TASK
From the line containing "Consider the line" down to the last line of the records below, give every line again without any change.

DATA SECTION
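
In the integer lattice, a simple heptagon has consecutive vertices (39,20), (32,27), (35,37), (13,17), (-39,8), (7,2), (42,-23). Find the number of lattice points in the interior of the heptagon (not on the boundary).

1437

By the shoelace formula, twice the signed area is |[39·27 − 32·20] + [32·37 − 35·27] + [35·17 − 13·37] + [13·8 − (-39)·17] + [(-39)·2 − 7·8] + [7·(-23) − 42·2] + [42·20 − 39·(-23)]| = 2891, so the area is 1445.5.
Summing gcd(|Δx|,|Δy|) over the edges gives the boundary count: gcd(7,7) + gcd(3,10) + gcd(22,20) + gcd(52,9) + gcd(46,6) + gcd(35,25) + gcd(3,43) = 7+1+2+1+2+5+1 = 19.
Pick's theorem gives I = A − B/2 + 1 = 1445.5 − 19/2 + 1 = 1437.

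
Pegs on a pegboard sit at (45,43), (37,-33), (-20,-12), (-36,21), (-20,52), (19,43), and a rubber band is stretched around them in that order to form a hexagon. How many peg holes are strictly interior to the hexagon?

4707

The shoelace formula gives twice the area as |(45·(-33) − 37·43) + (37·(-12) − (-20)·(-33)) + ((-20)·21 − (-36)·(-12)) + ((-36)·52 − (-20)·21) + ((-20)·43 − 19·52) + (19·43 − 45·43)| = 9450, so the area is 4725.
The number of boundary lattice points is Σ gcd(|Δx|,|Δy|) = gcd(8,76) + gcd(57,21) + gcd(16,33) + gcd(16,31) + gcd(39,9) + gcd(26,0) = 4+3+1+1+3+26 = 38.
By Pick's theorem A = I + B/2 − 1, so I = 4725 − 38/2 + 1 = 4707.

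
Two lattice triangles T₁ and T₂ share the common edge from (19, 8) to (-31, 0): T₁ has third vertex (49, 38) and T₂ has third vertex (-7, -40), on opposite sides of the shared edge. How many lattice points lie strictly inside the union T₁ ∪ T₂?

1706

The union is the simple quadrilateral with vertices (19, 8), (49, 38), (-31, 0), (-7, -40) in order.
The shoelace formula gives twice the area as |[19·38 − 49·8] + [49·0 − (-31)·38] + [(-31)·(-40) − (-7)·0] + [(-7)·8 − 19·(-40)]| = 3452, so the area is 1726.
The number of boundary lattice points is Σ gcd(|Δx|,|Δy|) = gcd(30,30) + gcd(80,38) + gcd(24,40) + gcd(26,48) = 30+2+8+2 = 42.
By Pick's theorem I = A − B/2 + 1 = 1726 − 42/2 + 1 = 1706.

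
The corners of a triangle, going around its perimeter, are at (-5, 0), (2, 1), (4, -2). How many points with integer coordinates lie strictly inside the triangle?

The shoelace formula gives twice the area as |[(-5)·1 − 2·0] + [2·(-2) − 4·1] + [4·0 − (-5)·(-2)]| = 23, so the area is 23/2.
Along each edge there are gcd(|Δx|,|Δy|)+1 lattice points, so counting each shared vertex once the boundary has gcd(7,1) + gcd(2,3) + gcd(9,2) = 1+1+1 = 3.
Pick's theorem gives I = A − B/2 + 1 = 23/2 − 3/2 + 1 = 11.

11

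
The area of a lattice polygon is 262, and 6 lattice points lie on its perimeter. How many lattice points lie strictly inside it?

Pick's theorem A = I + B/2 − 1 rearranges to I = A − B/2 + 1 = 262 − 6/2 + 1 = 260.

260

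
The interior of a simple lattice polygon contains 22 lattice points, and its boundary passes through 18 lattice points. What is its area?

30

By Pick's theorem, A = I + B/2 − 1 = 22 + 18/2 − 1 = 30.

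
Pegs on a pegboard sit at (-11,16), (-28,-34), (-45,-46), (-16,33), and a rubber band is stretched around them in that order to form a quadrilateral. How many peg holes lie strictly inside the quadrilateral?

766

The shoelace formula gives twice the area as |((-11)·(-34) − (-28)·16) + ((-28)·(-46) − (-45)·(-34)) + ((-45)·33 − (-16)·(-46)) + ((-16)·16 − (-11)·33)| = 1534, so the area is 767.
Along each edge there are gcd(|Δx|,|Δy|)+1 lattice points, so counting each shared vertex once the boundary has gcd(17,50) + gcd(17,12) + gcd(29,79) + gcd(5,17) = 1+1+1+1 = 4.
By Pick's theorem A = I + B/2 − 1, so I = 767 − 4/2 + 1 = 766.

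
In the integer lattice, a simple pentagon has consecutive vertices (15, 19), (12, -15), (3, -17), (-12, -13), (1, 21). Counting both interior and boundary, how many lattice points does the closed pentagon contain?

By the shoelace formula, twice the signed area is |[15·(-15) − 12·19] + [12·(-17) − 3·(-15)] + [3·(-13) − (-12)·(-17)] + [(-12)·21 − 1·(-13)] + [1·19 − 15·21]| = 1390, so the area is 695.
Along each edge there are gcd(|Δx|,|Δy|)+1 lattice points, so counting each shared vertex once the boundary has gcd(3,34) + gcd(9,2) + gcd(15,4) + gcd(13,34) + gcd(14,2) = 1+1+1+1+2 = 6.
Pick's theorem gives I = A − B/2 + 1 = 695 − 6/2 + 1 = 693, so the closed region contains I + B = 693 + 6 = 699 lattice points.

699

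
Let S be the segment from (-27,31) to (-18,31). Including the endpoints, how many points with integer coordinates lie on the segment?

10

The number of lattice points on a segment between lattice points is gcd(|Δx|,|Δy|) + 1 = gcd(9,0) + 1 = 9 + 1 = 10.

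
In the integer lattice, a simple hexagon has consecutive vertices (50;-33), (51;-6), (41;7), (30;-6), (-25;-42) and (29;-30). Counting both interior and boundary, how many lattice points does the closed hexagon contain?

1323

The shoelace formula gives twice the area as |[50·(-6) − 51·(-33)] + [51·7 − 41·(-6)] + [41·(-6) − 30·7] + [30·(-42) − (-25)·(-6)] + [(-25)·(-30) − 29·(-42)] + [29·(-33) − 50·(-30)]| = 2631, so the area is 1315.5.
Along each edge there are gcd(|Δx|,|Δy|)+1 lattice points, so counting each shared vertex once the boundary has gcd(1,27) + gcd(10,13) + gcd(11,13) + gcd(55,36) + gcd(54,12) + gcd(21,3) = 1+1+1+1+6+3 = 13.
Pick's theorem gives I = A − B/2 + 1 = 1315.5 − 13/2 + 1 = 1310, so the closed region contains I + B = 1310 + 13 = 1323 lattice points.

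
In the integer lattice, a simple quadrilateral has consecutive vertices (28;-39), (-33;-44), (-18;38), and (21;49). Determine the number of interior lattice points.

Using the shoelace formula, 2A = |(28·(-44) − (-33)·(-39)) + ((-33)·38 − (-18)·(-44)) + ((-18)·49 − 21·38) + (21·(-39) − 28·49)| = 8436, so the area is 4218.
The number of boundary lattice points is Σ gcd(|Δx|,|Δy|) = gcd(61,5) + gcd(15,82) + gcd(39,11) + gcd(7,88) = 1+1+1+1 = 4.
By Pick's theorem A = I + B/2 − 1, so I = 4218 − 4/2 + 1 = 4217.

4217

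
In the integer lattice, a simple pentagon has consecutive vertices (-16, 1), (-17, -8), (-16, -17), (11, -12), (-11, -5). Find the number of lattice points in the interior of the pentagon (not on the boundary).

Using the shoelace formula, 2A = |((-16)·(-8) − (-17)·1) + ((-17)·(-17) − (-16)·(-8)) + ((-16)·(-12) − 11·(-17)) + (11·(-5) − (-11)·(-12)) + ((-11)·1 − (-16)·(-5))| = 407, so the area is 407/2.
Along each edge there are gcd(|Δx|,|Δy|)+1 lattice points, so counting each shared vertex once the boundary has gcd(1,9) + gcd(1,9) + gcd(27,5) + gcd(22,7) + gcd(5,6) = 1+1+1+1+1 = 5.
By Pick's theorem A = I + B/2 − 1, so I = 407/2 − 5/2 + 1 = 202.

202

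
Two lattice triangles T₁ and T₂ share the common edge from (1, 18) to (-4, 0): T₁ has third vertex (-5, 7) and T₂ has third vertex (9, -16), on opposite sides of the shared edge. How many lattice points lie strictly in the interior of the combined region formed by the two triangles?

The union is the simple quadrilateral with vertices (1, 18), (-5, 7), (-4, 0), (9, -16) in order.
The shoelace formula gives twice the area as |[1·7 − (-5)·18] + [(-5)·0 − (-4)·7] + [(-4)·(-16) − 9·0] + [9·18 − 1·(-16)]| = 367, so the area is 367/2.
Along each edge there are gcd(|Δx|,|Δy|)+1 lattice points, so counting each shared vertex once the boundary has gcd(6,11) + gcd(1,7) + gcd(13,16) + gcd(8,34) = 1+1+1+2 = 5.
By Pick's theorem I = A − B/2 + 1 = 367/2 − 5/2 + 1 = 182.

182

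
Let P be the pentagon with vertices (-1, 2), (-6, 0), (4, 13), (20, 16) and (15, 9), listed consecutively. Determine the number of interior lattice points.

The shoelace formula gives twice the area as |((-1)·0 − (-6)·2) + ((-6)·13 − 4·0) + (4·16 − 20·13) + (20·9 − 15·16) + (15·2 − (-1)·9)| = 283, so the area is 283/2.
Summing gcd(|Δx|,|Δy|) over the edges gives the boundary count: gcd(5,2) + gcd(10,13) + gcd(16,3) + gcd(5,7) + gcd(16,7) = 1+1+1+1+1 = 5.
Pick's theorem gives I = A − B/2 + 1 = 283/2 − 5/2 + 1 = 140.

140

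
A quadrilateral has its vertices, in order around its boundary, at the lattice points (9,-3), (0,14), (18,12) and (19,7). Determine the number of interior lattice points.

The shoelace formula gives twice the area as |(9·14 − 0·(-3)) + (0·12 − 18·14) + (18·7 − 19·12) + (19·(-3) − 9·7)| = 348, so the area is 174.
Along each edge there are gcd(|Δx|,|Δy|)+1 lattice points, so counting each shared vertex once the boundary has gcd(9,17) + gcd(18,2) + gcd(1,5) + gcd(10,10) = 1+2+1+10 = 14.
By Pick's theorem A = I + B/2 − 1, so I = 174 − 14/2 + 1 = 168.

168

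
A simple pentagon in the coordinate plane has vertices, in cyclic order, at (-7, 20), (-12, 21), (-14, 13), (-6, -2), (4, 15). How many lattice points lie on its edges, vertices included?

Along each edge there are gcd(|Δx|,|Δy|)+1 lattice points, so counting each shared vertex once the boundary has gcd(5,1) + gcd(2,8) + gcd(8,15) + gcd(10,17) + gcd(11,5) = 1+2+1+1+1 = 6.

6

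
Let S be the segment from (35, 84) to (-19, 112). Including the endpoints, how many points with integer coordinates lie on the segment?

3

The number of lattice points on a segment between lattice points is gcd(|Δx|,|Δy|) + 1 = gcd(54,28) + 1 = 2 + 1 = 3.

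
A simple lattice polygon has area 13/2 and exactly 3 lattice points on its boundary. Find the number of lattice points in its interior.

6

Pick's theorem A = I + B/2 − 1 rearranges to I = A − B/2 + 1 = 13/2 − 3/2 + 1 = 6.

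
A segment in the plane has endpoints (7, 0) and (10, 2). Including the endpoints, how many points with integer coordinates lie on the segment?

2

The number of lattice points on a segment between lattice points is gcd(|Δx|,|Δy|) + 1 = gcd(3,2) + 1 = 1 + 1 = 2.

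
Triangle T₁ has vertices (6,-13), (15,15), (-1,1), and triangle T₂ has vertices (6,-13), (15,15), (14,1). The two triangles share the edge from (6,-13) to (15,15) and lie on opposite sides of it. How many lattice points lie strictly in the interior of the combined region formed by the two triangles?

205

The union is the simple quadrilateral with vertices (6,-13), (-1,1), (15,15), (14,1) in order.
The shoelace formula gives twice the area as |(6·1 − (-1)·(-13)) + ((-1)·15 − 15·1) + (15·1 − 14·15) + (14·(-13) − 6·1)| = 420, so the area is 210.
Along each edge there are gcd(|Δx|,|Δy|)+1 lattice points, so counting each shared vertex once the boundary has gcd(7,14) + gcd(16,14) + gcd(1,14) + gcd(8,14) = 7+2+1+2 = 12.
By Pick's theorem I = A − B/2 + 1 = 210 − 12/2 + 1 = 205.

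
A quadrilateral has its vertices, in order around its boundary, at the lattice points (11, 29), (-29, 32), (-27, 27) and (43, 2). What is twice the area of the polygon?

The shoelace formula gives twice the area as |[11·32 − (-29)·29] + [(-29)·27 − (-27)·32] + [(-27)·2 − 43·27] + [43·29 − 11·2]| = 1284, so the area is 642.

1284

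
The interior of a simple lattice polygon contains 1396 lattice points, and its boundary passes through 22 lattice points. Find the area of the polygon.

1406

By Pick's theorem, A = I + B/2 − 1 = 1396 + 22/2 − 1 = 1406.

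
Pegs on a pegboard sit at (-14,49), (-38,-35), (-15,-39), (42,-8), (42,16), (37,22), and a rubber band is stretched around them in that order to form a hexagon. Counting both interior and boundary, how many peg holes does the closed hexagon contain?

4286

Using the shoelace formula, 2A = |((-14)·(-35) − (-38)·49) + ((-38)·(-39) − (-15)·(-35)) + ((-15)·(-8) − 42·(-39)) + (42·16 − 42·(-8)) + (42·22 − 37·16) + (37·49 − (-14)·22)| = 8528, so the area is 4264.
Along each edge there are gcd(|Δx|,|Δy|)+1 lattice points, so counting each shared vertex once the boundary has gcd(24,84) + gcd(23,4) + gcd(57,31) + gcd(0,24) + gcd(5,6) + gcd(51,27) = 12+1+1+24+1+3 = 42.
Pick's theorem gives I = A − B/2 + 1 = 4264 − 42/2 + 1 = 4244, so the closed region contains I + B = 4244 + 42 = 4286 lattice points.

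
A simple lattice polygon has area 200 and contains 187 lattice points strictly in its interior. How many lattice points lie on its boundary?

28

Pick's theorem gives A = I + B/2 − 1, so B = 2(A − I + 1) = 2(200 − 187 + 1) = 28.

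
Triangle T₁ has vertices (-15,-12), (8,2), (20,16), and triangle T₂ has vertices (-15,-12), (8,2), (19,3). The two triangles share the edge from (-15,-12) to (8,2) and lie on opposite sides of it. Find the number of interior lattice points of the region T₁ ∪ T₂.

The union is the simple quadrilateral with vertices (-15,-12), (20,16), (8,2), (19,3) in order.
The shoelace formula gives twice the area as |[(-15)·16 − 20·(-12)] + [20·2 − 8·16] + [8·3 − 19·2] + [19·(-12) − (-15)·3]| = 285, so the area is 285/2.
The number of boundary lattice points is Σ gcd(|Δx|,|Δy|) = gcd(35,28) + gcd(12,14) + gcd(11,1) + gcd(34,15) = 7+2+1+1 = 11.
By Pick's theorem I = A − B/2 + 1 = 285/2 − 11/2 + 1 = 138.

138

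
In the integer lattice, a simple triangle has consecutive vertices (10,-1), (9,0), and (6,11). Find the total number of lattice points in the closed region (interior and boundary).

Using the shoelace formula, 2A = |[10·0 − 9·(-1)] + [9·11 − 6·0] + [6·(-1) − 10·11]| = 8, so the area is 4.
Summing gcd(|Δx|,|Δy|) over the edges gives the boundary count: gcd(1,1) + gcd(3,11) + gcd(4,12) = 1+1+4 = 6.
Pick's theorem gives I = A − B/2 + 1 = 4 − 6/2 + 1 = 2, so the closed region contains I + B = 2 + 6 = 8 lattice points.

8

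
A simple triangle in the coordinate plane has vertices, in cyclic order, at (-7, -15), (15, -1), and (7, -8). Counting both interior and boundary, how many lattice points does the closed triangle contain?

Using the shoelace formula, 2A = |[(-7)·(-1) − 15·(-15)] + [15·(-8) − 7·(-1)] + [7·(-15) − (-7)·(-8)]| = 42, so the area is 21.
The number of boundary lattice points is Σ gcd(|Δx|,|Δy|) = gcd(22,14) + gcd(8,7) + gcd(14,7) = 2+1+7 = 10.
Pick's theorem gives I = A − B/2 + 1 = 21 − 10/2 + 1 = 17, so the closed region contains I + B = 17 + 10 = 27 lattice points.

27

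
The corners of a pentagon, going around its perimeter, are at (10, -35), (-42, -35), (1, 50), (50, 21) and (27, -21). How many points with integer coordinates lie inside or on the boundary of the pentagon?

By the shoelace formula, twice the signed area is |[10·(-35) − (-42)·(-35)] + [(-42)·50 − 1·(-35)] + [1·21 − 50·50] + [50·(-21) − 27·21] + [27·(-35) − 10·(-21)]| = 8716, so the area is 4358.
Along each edge there are gcd(|Δx|,|Δy|)+1 lattice points, so counting each shared vertex once the boundary has gcd(52,0) + gcd(43,85) + gcd(49,29) + gcd(23,42) + gcd(17,14) = 52+1+1+1+1 = 56.
Pick's theorem gives I = A − B/2 + 1 = 4358 − 56/2 + 1 = 4331, so the closed region contains I + B = 4331 + 56 = 4387 lattice points.

4387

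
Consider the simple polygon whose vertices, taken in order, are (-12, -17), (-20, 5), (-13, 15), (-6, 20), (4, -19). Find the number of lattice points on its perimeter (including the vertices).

The number of boundary lattice points is Σ gcd(|Δx|,|Δy|) = gcd(8,22) + gcd(7,10) + gcd(7,5) + gcd(10,39) + gcd(16,2) = 2+1+1+1+2 = 7.

7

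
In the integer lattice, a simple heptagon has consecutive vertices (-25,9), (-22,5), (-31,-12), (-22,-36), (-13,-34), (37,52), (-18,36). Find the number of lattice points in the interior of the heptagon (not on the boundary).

2602

By the shoelace formula, twice the signed area is |((-25)·5 − (-22)·9) + ((-22)·(-12) − (-31)·5) + ((-31)·(-36) − (-22)·(-12)) + ((-22)·(-34) − (-13)·(-36)) + ((-13)·52 − 37·(-34)) + (37·36 − (-18)·52) + ((-18)·9 − (-25)·36)| = 5212, so the area is 2606.
Summing gcd(|Δx|,|Δy|) over the edges gives the boundary count: gcd(3,4) + gcd(9,17) + gcd(9,24) + gcd(9,2) + gcd(50,86) + gcd(55,16) + gcd(7,27) = 1+1+3+1+2+1+1 = 10.
Pick's theorem gives I = A − B/2 + 1 = 2606 − 10/2 + 1 = 2602.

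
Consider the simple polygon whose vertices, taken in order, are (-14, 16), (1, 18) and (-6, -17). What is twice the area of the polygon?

Using the shoelace formula, 2A = |((-14)·18 − 1·16) + (1·(-17) − (-6)·18) + ((-6)·16 − (-14)·(-17))| = 511, so the area is 511/2.

511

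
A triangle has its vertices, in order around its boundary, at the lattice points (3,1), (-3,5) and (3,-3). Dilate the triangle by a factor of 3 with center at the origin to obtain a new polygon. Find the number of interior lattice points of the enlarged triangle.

97

The shoelace formula gives twice the area as |(3·5 − (-3)·1) + ((-3)·(-3) − 3·5) + (3·1 − 3·(-3))| = 24, so the area is 12.
The number of boundary lattice points is Σ gcd(|Δx|,|Δy|) = gcd(6,4) + gcd(6,8) + gcd(0,4) = 2+2+4 = 8.
Scaling by 3 multiplies the area by 3² = 9 (so the new area is 108) and multiplies the boundary lattice-point count by 3, giving 24.
By Pick's theorem, the interior count of the dilated polygon is 108 − 24/2 + 1 = 97.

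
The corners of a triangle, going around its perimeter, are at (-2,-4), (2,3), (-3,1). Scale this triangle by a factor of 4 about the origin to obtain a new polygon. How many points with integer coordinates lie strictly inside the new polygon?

Using the shoelace formula, 2A = |((-2)·3 − 2·(-4)) + (2·1 − (-3)·3) + ((-3)·(-4) − (-2)·1)| = 27, so the area is 27/2.
The number of boundary lattice points is Σ gcd(|Δx|,|Δy|) = gcd(4,7) + gcd(5,2) + gcd(1,5) = 1+1+1 = 3.
Scaling by 4 multiplies the area by 4² = 16 (so the new area is 216) and multiplies the boundary lattice-point count by 4, giving 12.
By Pick's theorem, the interior count of the dilated polygon is 216 − 12/2 + 1 = 211.

211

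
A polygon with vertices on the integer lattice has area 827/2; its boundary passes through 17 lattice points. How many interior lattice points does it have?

406

Pick's theorem A = I + B/2 − 1 rearranges to I = A − B/2 + 1 = 827/2 − 17/2 + 1 = 406.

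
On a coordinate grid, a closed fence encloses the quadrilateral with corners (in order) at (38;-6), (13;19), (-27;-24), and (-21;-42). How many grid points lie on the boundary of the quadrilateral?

Summing gcd(|Δx|,|Δy|) over the edges gives the boundary count: gcd(25,25) + gcd(40,43) + gcd(6,18) + gcd(59,36) = 25+1+6+1 = 33.

33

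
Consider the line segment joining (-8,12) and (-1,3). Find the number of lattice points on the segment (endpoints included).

The number of lattice points on a segment between lattice points is gcd(|Δx|,|Δy|) + 1 = gcd(7,9) + 1 = 1 + 1 = 2.

2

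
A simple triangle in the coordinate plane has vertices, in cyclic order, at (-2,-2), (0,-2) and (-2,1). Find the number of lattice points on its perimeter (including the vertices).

6

The number of boundary lattice points is Σ gcd(|Δx|,|Δy|) = gcd(2,0) + gcd(2,3) + gcd(0,3) = 2+1+3 = 6.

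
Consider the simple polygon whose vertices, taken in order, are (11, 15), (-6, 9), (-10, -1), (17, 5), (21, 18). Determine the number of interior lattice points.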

REPLY TO THE EXERCISE
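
Consider the line segment joining (-8,12) and (-1,3). Find the number of lattice points on the segment (endpoints included).

The number of lattice points on a segment between lattice points is gcd(|Δx|,|Δy|) + 1 = gcd(7,9) + 1 = 1 + 1 = 2.

2

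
A simple triangle in the coordinate plane has vertices, in cyclic order, at (-2,-2), (0,-2) and (-2,1). Find the number of lattice points on its perimeter (including the vertices).

6

The number of boundary lattice points is Σ gcd(|Δx|,|Δy|) = gcd(2,0) + gcd(2,3) + gcd(0,3) = 2+1+3 = 6.

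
Consider the simple polygon whose vertices, taken in order, are (11, 15), (-6, 9), (-10, -1), (17, 5), (21, 18). Determine the number of interior lattice points.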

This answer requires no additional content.